● **WHAT YOU HAVE TO DO**
Only the total should be returned: the number of lines in the data that hold the string "waypoints".

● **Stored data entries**
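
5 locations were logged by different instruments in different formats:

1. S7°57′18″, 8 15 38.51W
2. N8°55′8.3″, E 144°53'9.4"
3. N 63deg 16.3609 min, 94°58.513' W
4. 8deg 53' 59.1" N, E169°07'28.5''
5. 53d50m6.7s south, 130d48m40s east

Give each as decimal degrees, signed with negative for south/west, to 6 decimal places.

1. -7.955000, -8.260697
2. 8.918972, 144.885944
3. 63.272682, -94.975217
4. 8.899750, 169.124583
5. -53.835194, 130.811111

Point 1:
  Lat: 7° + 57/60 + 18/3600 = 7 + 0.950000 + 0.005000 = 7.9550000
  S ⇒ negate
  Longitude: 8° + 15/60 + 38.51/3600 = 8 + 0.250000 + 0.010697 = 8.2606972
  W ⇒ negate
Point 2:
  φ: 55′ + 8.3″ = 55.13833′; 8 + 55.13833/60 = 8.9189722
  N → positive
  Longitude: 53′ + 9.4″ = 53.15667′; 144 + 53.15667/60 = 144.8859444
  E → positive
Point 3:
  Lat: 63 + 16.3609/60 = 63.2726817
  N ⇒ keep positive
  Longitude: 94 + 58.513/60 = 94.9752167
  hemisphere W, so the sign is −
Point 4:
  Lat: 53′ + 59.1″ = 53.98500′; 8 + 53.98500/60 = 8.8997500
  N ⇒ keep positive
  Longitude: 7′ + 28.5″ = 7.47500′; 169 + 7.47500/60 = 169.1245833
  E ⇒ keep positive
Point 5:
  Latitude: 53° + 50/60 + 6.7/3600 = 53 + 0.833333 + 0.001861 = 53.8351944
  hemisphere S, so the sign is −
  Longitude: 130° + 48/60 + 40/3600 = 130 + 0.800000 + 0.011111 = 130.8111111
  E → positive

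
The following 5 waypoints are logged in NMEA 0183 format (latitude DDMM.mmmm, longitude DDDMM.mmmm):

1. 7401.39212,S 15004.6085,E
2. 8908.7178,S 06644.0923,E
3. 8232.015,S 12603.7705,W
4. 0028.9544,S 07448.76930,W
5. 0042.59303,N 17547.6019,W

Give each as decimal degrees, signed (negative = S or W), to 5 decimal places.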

...

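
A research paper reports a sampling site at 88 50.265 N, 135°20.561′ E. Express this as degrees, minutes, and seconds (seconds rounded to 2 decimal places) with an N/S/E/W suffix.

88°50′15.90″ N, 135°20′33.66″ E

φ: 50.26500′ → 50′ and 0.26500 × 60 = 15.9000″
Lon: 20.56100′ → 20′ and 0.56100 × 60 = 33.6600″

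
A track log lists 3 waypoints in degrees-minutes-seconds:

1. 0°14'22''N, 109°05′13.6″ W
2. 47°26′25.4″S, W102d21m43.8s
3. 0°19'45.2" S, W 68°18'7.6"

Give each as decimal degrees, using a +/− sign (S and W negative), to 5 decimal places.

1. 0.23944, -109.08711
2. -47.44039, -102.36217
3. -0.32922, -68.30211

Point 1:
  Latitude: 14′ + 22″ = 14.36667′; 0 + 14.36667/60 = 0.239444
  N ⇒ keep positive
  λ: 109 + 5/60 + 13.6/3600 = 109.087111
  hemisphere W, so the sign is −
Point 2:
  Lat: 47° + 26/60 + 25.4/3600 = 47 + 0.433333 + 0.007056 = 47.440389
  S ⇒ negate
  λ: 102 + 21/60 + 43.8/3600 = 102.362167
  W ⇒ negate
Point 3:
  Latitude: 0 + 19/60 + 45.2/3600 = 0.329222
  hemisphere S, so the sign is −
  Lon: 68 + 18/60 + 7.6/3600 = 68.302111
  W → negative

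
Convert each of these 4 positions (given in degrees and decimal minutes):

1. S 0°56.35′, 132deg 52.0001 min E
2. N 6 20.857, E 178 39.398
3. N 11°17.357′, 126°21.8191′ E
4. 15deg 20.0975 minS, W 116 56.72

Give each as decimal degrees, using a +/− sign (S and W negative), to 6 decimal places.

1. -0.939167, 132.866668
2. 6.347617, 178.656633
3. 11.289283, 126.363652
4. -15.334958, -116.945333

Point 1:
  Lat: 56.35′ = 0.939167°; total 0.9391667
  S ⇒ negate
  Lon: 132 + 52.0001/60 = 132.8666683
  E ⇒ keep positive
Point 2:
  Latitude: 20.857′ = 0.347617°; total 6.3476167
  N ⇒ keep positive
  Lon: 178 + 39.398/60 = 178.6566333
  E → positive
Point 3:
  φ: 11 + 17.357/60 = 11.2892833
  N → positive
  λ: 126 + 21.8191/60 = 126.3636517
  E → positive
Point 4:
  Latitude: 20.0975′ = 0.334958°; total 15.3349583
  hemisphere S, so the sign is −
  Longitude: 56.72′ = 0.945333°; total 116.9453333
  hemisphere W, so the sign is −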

● **EXERCISE RESULT**
2